===== Input records

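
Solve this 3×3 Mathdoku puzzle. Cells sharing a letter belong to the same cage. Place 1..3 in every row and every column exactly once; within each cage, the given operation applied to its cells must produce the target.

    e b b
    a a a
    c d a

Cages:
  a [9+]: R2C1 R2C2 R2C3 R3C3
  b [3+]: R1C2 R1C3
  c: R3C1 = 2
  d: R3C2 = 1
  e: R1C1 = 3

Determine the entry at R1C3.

Cage e is given, so R1C1 = 3.
Cage c is given, leaving R3C1 = 2.
D is a freebie, which forces R3C2 = 1.
The 4 cells of cage a must have sum 9; hence R3C3 = 3.
Column 2 now contains 1, leaving R1C2 = 2.
Cage b's pair has sum 3, so R1C3 = 1.
Column 1 already has 2; hence R2C1 = 1.
The 4 cells of cage a must have sum 9, leaving R2C2 = 3.
Cage a has sum 9, leaving R2C3 = 2.
Filled in: 3 2 1 / 1 3 2 / 2 1 3.

1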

==========

**Exercise objective**
Print each entry above word for word, leaving none out.

**Answer for the task**
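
Solve this 3×3 Mathdoku puzzle. Cells sharing a letter belong to the same cage. Place 1..3 in every row and every column exactly once; within each cage, the given operation applied to its cells must produce the target.

    e b b
    a a a
    c d a

Cages:
  a [9+]: R2C1 R2C2 R2C3 R3C3
  b [3+]: R1C2 R1C3
  c: R3C1 = 2
  d: R3C2 = 1
  e: R1C1 = 3

Determine the entry at R1C3.

Cage e is given, so R1C1 = 3.
Cage c is given, leaving R3C1 = 2.
D is a freebie, which forces R3C2 = 1.
The 4 cells of cage a must have sum 9; hence R3C3 = 3.
Column 2 now contains 1, leaving R1C2 = 2.
Cage b's pair has sum 3, so R1C3 = 1.
Column 1 already has 2; hence R2C1 = 1.
The 4 cells of cage a must have sum 9, leaving R2C2 = 3.
Cage a has sum 9, leaving R2C3 = 2.
Filled in: 3 2 1 / 1 3 2 / 2 1 3.

1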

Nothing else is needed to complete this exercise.